BEGIN
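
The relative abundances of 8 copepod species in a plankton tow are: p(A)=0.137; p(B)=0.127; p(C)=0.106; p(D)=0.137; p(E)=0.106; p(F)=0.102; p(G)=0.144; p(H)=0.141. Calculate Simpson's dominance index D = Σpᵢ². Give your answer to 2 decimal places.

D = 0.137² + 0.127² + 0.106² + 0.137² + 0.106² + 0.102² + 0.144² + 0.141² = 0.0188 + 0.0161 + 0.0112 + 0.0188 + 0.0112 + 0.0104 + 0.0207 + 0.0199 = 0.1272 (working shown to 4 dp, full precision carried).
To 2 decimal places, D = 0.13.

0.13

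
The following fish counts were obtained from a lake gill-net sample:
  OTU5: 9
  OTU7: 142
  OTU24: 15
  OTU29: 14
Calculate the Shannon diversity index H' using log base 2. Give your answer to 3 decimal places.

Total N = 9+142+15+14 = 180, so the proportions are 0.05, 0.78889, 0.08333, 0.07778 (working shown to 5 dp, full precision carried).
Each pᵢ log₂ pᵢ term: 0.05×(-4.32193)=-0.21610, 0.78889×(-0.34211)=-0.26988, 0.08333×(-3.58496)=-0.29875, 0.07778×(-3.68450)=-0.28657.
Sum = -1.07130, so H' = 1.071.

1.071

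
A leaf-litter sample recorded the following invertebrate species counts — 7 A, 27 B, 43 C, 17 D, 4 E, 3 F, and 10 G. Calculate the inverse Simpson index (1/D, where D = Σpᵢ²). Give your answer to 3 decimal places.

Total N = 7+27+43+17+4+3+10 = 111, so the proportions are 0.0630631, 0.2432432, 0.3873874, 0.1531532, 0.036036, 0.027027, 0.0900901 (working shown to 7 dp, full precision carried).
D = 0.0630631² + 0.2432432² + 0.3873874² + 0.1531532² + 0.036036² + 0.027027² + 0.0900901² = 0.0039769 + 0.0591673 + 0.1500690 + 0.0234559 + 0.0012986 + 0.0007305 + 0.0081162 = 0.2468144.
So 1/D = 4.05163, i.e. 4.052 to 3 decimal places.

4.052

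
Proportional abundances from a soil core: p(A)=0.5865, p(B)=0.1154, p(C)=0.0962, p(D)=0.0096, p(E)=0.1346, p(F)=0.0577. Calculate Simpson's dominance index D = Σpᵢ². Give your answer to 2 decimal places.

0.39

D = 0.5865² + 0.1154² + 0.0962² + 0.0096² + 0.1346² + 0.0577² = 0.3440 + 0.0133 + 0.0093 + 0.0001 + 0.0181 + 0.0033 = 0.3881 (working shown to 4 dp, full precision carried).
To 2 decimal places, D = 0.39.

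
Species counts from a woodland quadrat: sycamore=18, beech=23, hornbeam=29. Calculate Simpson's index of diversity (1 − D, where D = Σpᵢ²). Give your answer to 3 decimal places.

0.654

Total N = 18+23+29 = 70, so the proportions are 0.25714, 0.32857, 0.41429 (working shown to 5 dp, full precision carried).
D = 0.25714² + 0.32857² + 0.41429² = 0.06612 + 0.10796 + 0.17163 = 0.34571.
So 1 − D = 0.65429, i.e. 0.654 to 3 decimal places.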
END
■ **ASSIGNED TASK**
Give the data again. Keep every line identical.

■ **RESPONSE**
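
The relative abundances of 8 copepod species in a plankton tow are: p(A)=0.137; p(B)=0.127; p(C)=0.106; p(D)=0.137; p(E)=0.106; p(F)=0.102; p(G)=0.144; p(H)=0.141. Calculate Simpson's dominance index D = Σpᵢ². Give your answer to 2 decimal places.

D = 0.137² + 0.127² + 0.106² + 0.137² + 0.106² + 0.102² + 0.144² + 0.141² = 0.0188 + 0.0161 + 0.0112 + 0.0188 + 0.0112 + 0.0104 + 0.0207 + 0.0199 = 0.1272 (working shown to 4 dp, full precision carried).
To 2 decimal places, D = 0.13.

0.13

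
The following fish counts were obtained from a lake gill-net sample:
  OTU5: 9
  OTU7: 142
  OTU24: 15
  OTU29: 14
Calculate the Shannon diversity index H' using log base 2. Give your answer to 3 decimal places.

Total N = 9+142+15+14 = 180, so the proportions are 0.05, 0.78889, 0.08333, 0.07778 (working shown to 5 dp, full precision carried).
Each pᵢ log₂ pᵢ term: 0.05×(-4.32193)=-0.21610, 0.78889×(-0.34211)=-0.26988, 0.08333×(-3.58496)=-0.29875, 0.07778×(-3.68450)=-0.28657.
Sum = -1.07130, so H' = 1.071.

1.071

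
A leaf-litter sample recorded the following invertebrate species counts — 7 A, 27 B, 43 C, 17 D, 4 E, 3 F, and 10 G. Calculate the inverse Simpson index (1/D, where D = Σpᵢ²). Give your answer to 3 decimal places.

Total N = 7+27+43+17+4+3+10 = 111, so the proportions are 0.0630631, 0.2432432, 0.3873874, 0.1531532, 0.036036, 0.027027, 0.0900901 (working shown to 7 dp, full precision carried).
D = 0.0630631² + 0.2432432² + 0.3873874² + 0.1531532² + 0.036036² + 0.027027² + 0.0900901² = 0.0039769 + 0.0591673 + 0.1500690 + 0.0234559 + 0.0012986 + 0.0007305 + 0.0081162 = 0.2468144.
So 1/D = 4.05163, i.e. 4.052 to 3 decimal places.

4.052

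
Proportional abundances from a soil core: p(A)=0.5865, p(B)=0.1154, p(C)=0.0962, p(D)=0.0096, p(E)=0.1346, p(F)=0.0577. Calculate Simpson's dominance index D = Σpᵢ². Give your answer to 2 decimal places.

0.39

D = 0.5865² + 0.1154² + 0.0962² + 0.0096² + 0.1346² + 0.0577² = 0.3440 + 0.0133 + 0.0093 + 0.0001 + 0.0181 + 0.0033 = 0.3881 (working shown to 4 dp, full precision carried).
To 2 decimal places, D = 0.39.

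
Species counts from a woodland quadrat: sycamore=18, beech=23, hornbeam=29. Calculate Simpson's index of diversity (1 − D, where D = Σpᵢ²). Give your answer to 3 decimal places.

0.654

Total N = 18+23+29 = 70, so the proportions are 0.25714, 0.32857, 0.41429 (working shown to 5 dp, full precision carried).
D = 0.25714² + 0.32857² + 0.41429² = 0.06612 + 0.10796 + 0.17163 = 0.34571.
So 1 − D = 0.65429, i.e. 0.654 to 3 decimal places.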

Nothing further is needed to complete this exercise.